START Recorded data

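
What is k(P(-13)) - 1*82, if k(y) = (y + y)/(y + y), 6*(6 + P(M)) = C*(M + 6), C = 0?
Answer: -81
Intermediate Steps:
P(M) = -6 (P(M) = -6 + (0*(M + 6))/6 = -6 + (0*(6 + M))/6 = -6 + (⅙)*0 = -6 + 0 = -6)
k(y) = 1 (k(y) = (2*y)/((2*y)) = (2*y)*(1/(2*y)) = 1)
k(P(-13)) - 1*82 = 1 - 1*82 = 1 - 82 = -81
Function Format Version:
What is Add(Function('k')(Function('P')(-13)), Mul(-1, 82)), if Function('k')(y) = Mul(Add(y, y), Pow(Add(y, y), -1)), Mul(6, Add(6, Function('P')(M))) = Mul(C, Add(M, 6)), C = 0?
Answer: -81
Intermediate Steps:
Function('P')(M) = -6 (Function('P')(M) = Add(-6, Mul(Rational(1, 6), Mul(0, Add(M, 6)))) = Add(-6, Mul(Rational(1, 6), Mul(0, Add(6, M)))) = Add(-6, Mul(Rational(1, 6), 0)) = Add(-6, 0) = -6)
Function('k')(y) = 1 (Function('k')(y) = Mul(Mul(2, y), Pow(Mul(2, y), -1)) = Mul(Mul(2, y), Mul(Rational(1, 2), Pow(y, -1))) = 1)
Add(Function('k')(Function('P')(-13)), Mul(-1, 82)) = Add(1, Mul(-1, 82)) = Add(1, -82) = -81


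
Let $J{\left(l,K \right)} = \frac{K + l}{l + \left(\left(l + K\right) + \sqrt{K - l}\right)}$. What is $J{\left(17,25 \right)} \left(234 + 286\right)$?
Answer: $\frac{1288560}{3473} - \frac{43680 \sqrt{2}}{3473} \approx 353.24$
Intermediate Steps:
$J{\left(l,K \right)} = \frac{K + l}{K + \sqrt{K - l} + 2 l}$ ($J{\left(l,K \right)} = \frac{K + l}{l + \left(\left(K + l\right) + \sqrt{K - l}\right)} = \frac{K + l}{l + \left(K + l + \sqrt{K - l}\right)} = \frac{K + l}{K + \sqrt{K - l} + 2 l}$)
$J{\left(17,25 \right)} \left(234 + 286\right) = \frac{25 + 17}{25 + \sqrt{25 - 17} + 2 \cdot 17} \left(234 + 286\right) = \frac{1}{25 + \sqrt{25 - 17} + 34} \cdot 42 \cdot 520 = \frac{1}{25 + \sqrt{8} + 34} \cdot 42 \cdot 520 = \frac{1}{25 + 2 \sqrt{2} + 34} \cdot 42 \cdot 520 = \frac{1}{59 + 2 \sqrt{2}} \cdot 42 \cdot 520 = \frac{42}{59 + 2 \sqrt{2}} \cdot 520 = \frac{21840}{59 + 2 \sqrt{2}}$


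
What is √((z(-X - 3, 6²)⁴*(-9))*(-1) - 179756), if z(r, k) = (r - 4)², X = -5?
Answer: 2*I*√44363 ≈ 421.25*I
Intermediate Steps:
z(r, k) = (-4 + r)²
√((z(-X - 3, 6²)⁴*(-9))*(-1) - 179756) = √((((-4 + (-1*(-5) - 3))²)⁴*(-9))*(-1) - 179756) = √((((-4 + (5 - 3))²)⁴*(-9))*(-1) - 179756) = √((((-4 + 2)²)⁴*(-9))*(-1) - 179756) = √((((-2)²)⁴*(-9))*(-1) - 179756) = √((4⁴*(-9))*(-1) - 179756) = √((256*(-9))*(-1) - 179756) = √(-2304*(-1) - 179756) = √(2304 - 179756) = √(-177452) = 2*I*√44363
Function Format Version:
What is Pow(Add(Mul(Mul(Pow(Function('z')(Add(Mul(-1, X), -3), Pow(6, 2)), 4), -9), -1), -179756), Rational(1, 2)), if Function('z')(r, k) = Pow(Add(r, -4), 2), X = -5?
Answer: Mul(2, I, Pow(44363, Rational(1, 2))) ≈ Mul(421.25, I)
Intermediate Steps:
Function('z')(r, k) = Pow(Add(-4, r), 2)
Pow(Add(Mul(Mul(Pow(Function('z')(Add(Mul(-1, X), -3), Pow(6, 2)), 4), -9), -1), -179756), Rational(1, 2)) = Pow(Add(Mul(Mul(Pow(Pow(Add(-4, Add(Mul(-1, -5), -3)), 2), 4), -9), -1), -179756), Rational(1, 2)) = Pow(Add(Mul(Mul(Pow(Pow(Add(-4, Add(5, -3)), 2), 4), -9), -1), -179756), Rational(1, 2)) = Pow(Add(Mul(Mul(Pow(Pow(Add(-4, 2), 2), 4), -9), -1), -179756), Rational(1, 2)) = Pow(Add(Mul(Mul(Pow(Pow(-2, 2), 4), -9), -1), -179756), Rational(1, 2)) = Pow(Add(Mul(Mul(Pow(4, 4), -9), -1), -179756), Rational(1, 2)) = Pow(Add(Mul(Mul(256, -9), -1), -179756), Rational(1, 2)) = Pow(Add(Mul(-2304, -1), -179756), Rational(1, 2)) = Pow(Add(2304, -179756), Rational(1, 2)) = Pow(-177452, Rational(1, 2)) = Mul(2, I, Pow(44363, Rational(1, 2)))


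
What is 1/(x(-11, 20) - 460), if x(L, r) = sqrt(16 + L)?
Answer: -92/42319 - sqrt(5)/211595 ≈ -0.0021845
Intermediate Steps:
1/(x(-11, 20) - 460) = 1/(sqrt(16 - 11) - 460) = 1/(sqrt(5) - 460) = 1/(-460 + sqrt(5))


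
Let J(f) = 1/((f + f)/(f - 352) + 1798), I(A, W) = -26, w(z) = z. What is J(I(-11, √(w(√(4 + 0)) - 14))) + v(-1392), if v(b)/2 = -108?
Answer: -73406979/339848 ≈ -216.00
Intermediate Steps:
v(b) = -216 (v(b) = 2*(-108) = -216)
J(f) = 1/(1798 + 2*f/(-352 + f)) (J(f) = 1/((2*f)/(-352 + f) + 1798) = 1/(2*f/(-352 + f) + 1798) = 1/(1798 + 2*f/(-352 + f)))
J(I(-11, √(w(√(4 + 0)) - 14))) + v(-1392) = (-352 - 26)/(8*(-79112 + 225*(-26))) - 216 = (⅛)*(-378)/(-79112 - 5850) - 216 = (⅛)*(-378)/(-84962) - 216 = (⅛)*(-1/84962)*(-378) - 216 = 189/339848 - 216 = -73406979/339848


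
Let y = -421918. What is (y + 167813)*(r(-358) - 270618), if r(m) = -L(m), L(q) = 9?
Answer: 68767673835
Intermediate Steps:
r(m) = -9 (r(m) = -1*9 = -9)
(y + 167813)*(r(-358) - 270618) = (-421918 + 167813)*(-9 - 270618) = -254105*(-270627) = 68767673835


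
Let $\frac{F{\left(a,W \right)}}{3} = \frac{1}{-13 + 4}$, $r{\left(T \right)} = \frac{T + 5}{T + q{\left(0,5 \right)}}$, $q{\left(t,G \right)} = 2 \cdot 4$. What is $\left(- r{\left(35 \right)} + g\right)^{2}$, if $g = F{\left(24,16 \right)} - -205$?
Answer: $\frac{690743524}{16641} \approx 41509.0$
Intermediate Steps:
$q{\left(t,G \right)} = 8$
$r{\left(T \right)} = \frac{5 + T}{8 + T}$ ($r{\left(T \right)} = \frac{T + 5}{T + 8} = \frac{5 + T}{8 + T}$)
$F{\left(a,W \right)} = - \frac{1}{3}$ ($F{\left(a,W \right)} = \frac{3}{-13 + 4} = \frac{3}{-9} = 3 \left(- \frac{1}{9}\right) = - \frac{1}{3}$)
$g = \frac{614}{3}$ ($g = - \frac{1}{3} - -205 = - \frac{1}{3} + 205 = \frac{614}{3} \approx 204.67$)
$\left(- r{\left(35 \right)} + g\right)^{2} = \left(- \frac{5 + 35}{8 + 35} + \frac{614}{3}\right)^{2} = \left(- \frac{40}{43} + \frac{614}{3}\right)^{2} = \left(\frac{26282}{129}\right)^{2} = \frac{690743524}{16641}$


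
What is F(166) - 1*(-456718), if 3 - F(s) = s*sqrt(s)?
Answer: 456721 - 166*sqrt(166) ≈ 4.5458e+5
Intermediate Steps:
F(s) = 3 - s**(3/2) (F(s) = 3 - s*sqrt(s) = 3 - s**(3/2))
F(166) - 1*(-456718) = (3 - 166**(3/2)) - 1*(-456718) = (3 - 166*sqrt(166)) + 456718 = 456721 - 166*sqrt(166)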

END Recorded data

◆ **The problem**:
Look through the listing above. Pick out each line with "What" and copy it.

◆ **Answer**:
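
What is k(P(-13)) - 1*82, if k(y) = (y + y)/(y + y), 6*(6 + P(M)) = C*(M + 6), C = 0?
What is Add(Function('k')(Function('P')(-13)), Mul(-1, 82)), if Function('k')(y) = Mul(Add(y, y), Pow(Add(y, y), -1)), Mul(6, Add(6, Function('P')(M))) = Mul(C, Add(M, 6)), C = 0?
Let $J{\left(l,K \right)} = \frac{K + l}{l + \left(\left(l + K\right) + \sqrt{K - l}\right)}$. What is $J{\left(17,25 \right)} \left(234 + 286\right)$?
What is √((z(-X - 3, 6²)⁴*(-9))*(-1) - 179756), if z(r, k) = (r - 4)², X = -5?
What is Pow(Add(Mul(Mul(Pow(Function('z')(Add(Mul(-1, X), -3), Pow(6, 2)), 4), -9), -1), -179756), Rational(1, 2)), if Function('z')(r, k) = Pow(Add(r, -4), 2), X = -5?
What is 1/(x(-11, 20) - 460), if x(L, r) = sqrt(16 + L)?
Let J(f) = 1/((f + f)/(f - 352) + 1798), I(A, W) = -26, w(z) = z. What is J(I(-11, √(w(√(4 + 0)) - 14))) + v(-1392), if v(b)/2 = -108?
Let y = -421918. What is (y + 167813)*(r(-358) - 270618), if r(m) = -L(m), L(q) = 9?
Let $\frac{F{\left(a,W \right)}}{3} = \frac{1}{-13 + 4}$, $r{\left(T \right)} = \frac{T + 5}{T + q{\left(0,5 \right)}}$, $q{\left(t,G \right)} = 2 \cdot 4$. What is $\left(- r{\left(35 \right)} + g\right)^{2}$, if $g = F{\left(24,16 \right)} - -205$?
What is F(166) - 1*(-456718), if 3 - F(s) = s*sqrt(s)?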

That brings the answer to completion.